*PROBLEM TO SOLVE*.
The response should contain every record, reproduced exactly.
......
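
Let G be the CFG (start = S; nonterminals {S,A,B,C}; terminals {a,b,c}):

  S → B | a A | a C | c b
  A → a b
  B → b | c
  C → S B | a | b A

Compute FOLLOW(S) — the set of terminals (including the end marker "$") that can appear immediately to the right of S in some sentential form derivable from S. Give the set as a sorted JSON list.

Compute FIRST by fixpoint:
[1]
  A via A→a b: +{a}
  B via B→b: +{b}
  B via B→c: +{c}
  C via C→a: +{a}
  C via C→b A: +{b}
  S via S→B: +{b,c}
  S via S→a A: +{a}
  S: {a,b,c}  A: {a}  B: {b,c}  C: {a,b}
[2]
  C via C→S B: +{c}
  S: {a,b,c}  A: {a}  B: {b,c}  C: {a,b,c}
[3] (stable)
  S: {a,b,c}  A: {a}  B: {b,c}  C: {a,b,c}

Compute FOLLOW by fixpoint:
FOLLOW(S) := {$}
iter 1:
  C→S B: FOLLOW(S) ⊇ FIRST(B) = {b,c}; new: +{b,c}
  S→B: FOLLOW(B) ⊇ FOLLOW(S) ⊇ {$,b,c}; new: +{$,b,c}
  S→a A: FOLLOW(A) ⊇ FOLLOW(S) ⊇ {$,b,c}; new: +{$,b,c}
  S→a C: FOLLOW(C) ⊇ FOLLOW(S) ⊇ {$,b,c}; new: +{$,b,c}
  FOLLOW[S]={$,b,c}  FOLLOW[A]={$,b,c}  FOLLOW[B]={$,b,c}  FOLLOW[C]={$,b,c}
iter 2: (no change)
  FOLLOW[S]={$,b,c}  FOLLOW[A]={$,b,c}  FOLLOW[B]={$,b,c}  FOLLOW[C]={$,b,c}

FOLLOW(S) = ["$", "b", "c"]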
......
*ANSWER AREA*.
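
Let G be the CFG (start = S; nonterminals {S,A,B,C}; terminals {a,b,c}):

  S → B | a A | a C | c b
  A → a b
  B → b | c
  C → S B | a | b A

Compute FOLLOW(S) — the set of terminals (including the end marker "$") that can appear immediately to the right of S in some sentential form derivable from S. Give the set as a sorted JSON list.

Compute FIRST by fixpoint:
[1]
  A via A→a b: +{a}
  B via B→b: +{b}
  B via B→c: +{c}
  C via C→a: +{a}
  C via C→b A: +{b}
  S via S→B: +{b,c}
  S via S→a A: +{a}
  S: {a,b,c}  A: {a}  B: {b,c}  C: {a,b}
[2]
  C via C→S B: +{c}
  S: {a,b,c}  A: {a}  B: {b,c}  C: {a,b,c}
[3] (stable)
  S: {a,b,c}  A: {a}  B: {b,c}  C: {a,b,c}

Compute FOLLOW by fixpoint:
FOLLOW(S) := {$}
iter 1:
  C→S B: FOLLOW(S) ⊇ FIRST(B) = {b,c}; new: +{b,c}
  S→B: FOLLOW(B) ⊇ FOLLOW(S) ⊇ {$,b,c}; new: +{$,b,c}
  S→a A: FOLLOW(A) ⊇ FOLLOW(S) ⊇ {$,b,c}; new: +{$,b,c}
  S→a C: FOLLOW(C) ⊇ FOLLOW(S) ⊇ {$,b,c}; new: +{$,b,c}
  FOLLOW[S]={$,b,c}  FOLLOW[A]={$,b,c}  FOLLOW[B]={$,b,c}  FOLLOW[C]={$,b,c}
iter 2: (no change)
  FOLLOW[S]={$,b,c}  FOLLOW[A]={$,b,c}  FOLLOW[B]={$,b,c}  FOLLOW[C]={$,b,c}

FOLLOW(S) = ["$", "b", "c"]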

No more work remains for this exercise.